:: REQUIRED ACTION ::
Read the lines below, and copy any that contain the string "forward".
*** Opening of MATERIALS PROVIDED ***
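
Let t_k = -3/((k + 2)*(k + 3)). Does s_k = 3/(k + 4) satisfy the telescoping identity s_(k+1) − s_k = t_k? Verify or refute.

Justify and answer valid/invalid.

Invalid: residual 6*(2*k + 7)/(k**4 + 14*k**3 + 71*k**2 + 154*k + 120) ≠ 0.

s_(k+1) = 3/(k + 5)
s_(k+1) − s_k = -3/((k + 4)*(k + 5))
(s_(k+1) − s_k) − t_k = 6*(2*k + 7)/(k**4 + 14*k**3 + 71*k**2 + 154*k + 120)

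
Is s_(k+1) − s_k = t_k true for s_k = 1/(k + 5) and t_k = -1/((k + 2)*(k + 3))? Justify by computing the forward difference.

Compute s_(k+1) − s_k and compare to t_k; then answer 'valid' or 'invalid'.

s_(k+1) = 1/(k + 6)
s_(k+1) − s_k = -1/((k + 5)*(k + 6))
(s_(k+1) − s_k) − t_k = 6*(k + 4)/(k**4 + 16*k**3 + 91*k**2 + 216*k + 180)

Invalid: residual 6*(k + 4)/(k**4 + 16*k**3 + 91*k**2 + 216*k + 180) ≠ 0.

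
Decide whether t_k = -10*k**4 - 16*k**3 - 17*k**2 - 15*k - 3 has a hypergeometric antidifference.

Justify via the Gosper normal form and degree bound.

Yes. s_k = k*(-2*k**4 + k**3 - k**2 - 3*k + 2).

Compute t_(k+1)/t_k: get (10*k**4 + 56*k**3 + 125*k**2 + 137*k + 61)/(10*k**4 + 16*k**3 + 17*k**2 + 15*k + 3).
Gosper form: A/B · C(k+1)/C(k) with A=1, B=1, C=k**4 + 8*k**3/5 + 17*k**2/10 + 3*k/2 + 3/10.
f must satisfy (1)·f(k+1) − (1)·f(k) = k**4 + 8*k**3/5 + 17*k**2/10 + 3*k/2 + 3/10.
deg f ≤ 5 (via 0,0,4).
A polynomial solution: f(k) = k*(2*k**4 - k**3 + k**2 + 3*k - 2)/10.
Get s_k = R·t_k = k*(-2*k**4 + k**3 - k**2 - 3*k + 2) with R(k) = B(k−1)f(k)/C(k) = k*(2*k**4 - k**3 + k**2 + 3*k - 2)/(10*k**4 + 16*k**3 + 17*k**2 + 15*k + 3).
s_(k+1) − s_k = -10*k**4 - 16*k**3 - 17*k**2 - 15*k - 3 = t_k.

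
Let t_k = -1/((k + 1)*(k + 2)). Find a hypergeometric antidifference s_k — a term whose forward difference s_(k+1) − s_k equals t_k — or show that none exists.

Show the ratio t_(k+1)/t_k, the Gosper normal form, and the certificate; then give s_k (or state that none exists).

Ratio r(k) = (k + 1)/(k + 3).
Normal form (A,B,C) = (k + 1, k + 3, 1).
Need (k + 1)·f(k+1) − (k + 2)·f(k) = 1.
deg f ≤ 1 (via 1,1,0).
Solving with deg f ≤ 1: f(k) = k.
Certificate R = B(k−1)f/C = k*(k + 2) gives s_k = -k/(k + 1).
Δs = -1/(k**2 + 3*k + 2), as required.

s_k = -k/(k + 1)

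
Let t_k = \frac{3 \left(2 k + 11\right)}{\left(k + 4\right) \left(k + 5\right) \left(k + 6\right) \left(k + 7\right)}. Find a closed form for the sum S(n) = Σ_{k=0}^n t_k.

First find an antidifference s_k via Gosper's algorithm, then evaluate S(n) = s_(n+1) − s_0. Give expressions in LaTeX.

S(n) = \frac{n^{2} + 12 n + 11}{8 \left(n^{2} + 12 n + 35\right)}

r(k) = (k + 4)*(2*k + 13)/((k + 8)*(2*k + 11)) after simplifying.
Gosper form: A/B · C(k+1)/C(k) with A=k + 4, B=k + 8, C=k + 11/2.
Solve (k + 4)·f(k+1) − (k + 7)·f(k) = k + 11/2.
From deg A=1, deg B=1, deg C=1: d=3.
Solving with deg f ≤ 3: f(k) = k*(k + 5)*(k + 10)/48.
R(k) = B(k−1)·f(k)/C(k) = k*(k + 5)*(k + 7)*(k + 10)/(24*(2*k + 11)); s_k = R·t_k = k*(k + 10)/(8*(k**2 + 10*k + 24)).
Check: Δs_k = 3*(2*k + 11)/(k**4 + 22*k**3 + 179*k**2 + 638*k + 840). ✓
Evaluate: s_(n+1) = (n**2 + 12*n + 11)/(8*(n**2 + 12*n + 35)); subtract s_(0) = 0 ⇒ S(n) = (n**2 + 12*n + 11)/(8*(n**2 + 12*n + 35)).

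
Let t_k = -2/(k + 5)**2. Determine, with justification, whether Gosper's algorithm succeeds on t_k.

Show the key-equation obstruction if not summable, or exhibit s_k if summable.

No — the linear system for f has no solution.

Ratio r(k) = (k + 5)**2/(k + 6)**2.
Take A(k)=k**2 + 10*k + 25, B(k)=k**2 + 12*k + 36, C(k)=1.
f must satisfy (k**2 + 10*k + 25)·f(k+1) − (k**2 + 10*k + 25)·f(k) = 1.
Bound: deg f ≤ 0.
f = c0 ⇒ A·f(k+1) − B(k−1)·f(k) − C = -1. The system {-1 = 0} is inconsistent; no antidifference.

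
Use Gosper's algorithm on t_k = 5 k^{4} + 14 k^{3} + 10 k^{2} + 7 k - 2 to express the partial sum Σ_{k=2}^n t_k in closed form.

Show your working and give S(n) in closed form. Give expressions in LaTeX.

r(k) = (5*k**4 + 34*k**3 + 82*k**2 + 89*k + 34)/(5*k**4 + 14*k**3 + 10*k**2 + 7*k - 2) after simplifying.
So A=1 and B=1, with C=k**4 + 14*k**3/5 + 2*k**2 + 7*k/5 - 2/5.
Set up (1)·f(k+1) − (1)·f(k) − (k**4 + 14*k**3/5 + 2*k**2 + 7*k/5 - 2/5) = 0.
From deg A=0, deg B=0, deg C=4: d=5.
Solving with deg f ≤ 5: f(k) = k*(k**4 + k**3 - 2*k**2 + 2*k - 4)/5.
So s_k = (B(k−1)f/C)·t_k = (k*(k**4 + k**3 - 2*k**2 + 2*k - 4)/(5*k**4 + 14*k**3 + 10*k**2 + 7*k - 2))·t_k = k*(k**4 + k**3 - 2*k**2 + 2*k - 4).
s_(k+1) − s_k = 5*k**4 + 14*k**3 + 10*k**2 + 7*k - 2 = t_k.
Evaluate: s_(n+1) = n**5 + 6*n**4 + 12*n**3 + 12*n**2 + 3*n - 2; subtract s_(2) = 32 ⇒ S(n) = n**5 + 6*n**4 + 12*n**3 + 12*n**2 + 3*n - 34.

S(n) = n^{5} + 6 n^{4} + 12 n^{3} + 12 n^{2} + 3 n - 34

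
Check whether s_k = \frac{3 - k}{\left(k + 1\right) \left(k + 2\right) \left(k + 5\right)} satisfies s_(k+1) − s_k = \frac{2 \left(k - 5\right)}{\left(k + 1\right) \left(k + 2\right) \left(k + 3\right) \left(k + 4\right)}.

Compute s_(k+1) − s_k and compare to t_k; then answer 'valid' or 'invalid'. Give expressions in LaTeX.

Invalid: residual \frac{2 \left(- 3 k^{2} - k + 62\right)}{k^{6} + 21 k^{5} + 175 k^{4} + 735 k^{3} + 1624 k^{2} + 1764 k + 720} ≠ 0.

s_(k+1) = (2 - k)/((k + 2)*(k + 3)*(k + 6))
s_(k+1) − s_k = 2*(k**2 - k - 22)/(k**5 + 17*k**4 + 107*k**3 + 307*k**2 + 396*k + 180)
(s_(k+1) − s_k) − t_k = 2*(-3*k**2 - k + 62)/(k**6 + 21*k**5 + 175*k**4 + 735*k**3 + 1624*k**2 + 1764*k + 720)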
*** Close of MATERIALS PROVIDED ***
:: WRITTEN RESPONSE ::
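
Is s_(k+1) − s_k = t_k true for s_k = 1/(k + 5) and t_k = -1/((k + 2)*(k + 3))? Justify by computing the forward difference.
Let t_k = -1/((k + 1)*(k + 2)). Find a hypergeometric antidifference s_k — a term whose forward difference s_(k+1) − s_k equals t_k — or show that none exists.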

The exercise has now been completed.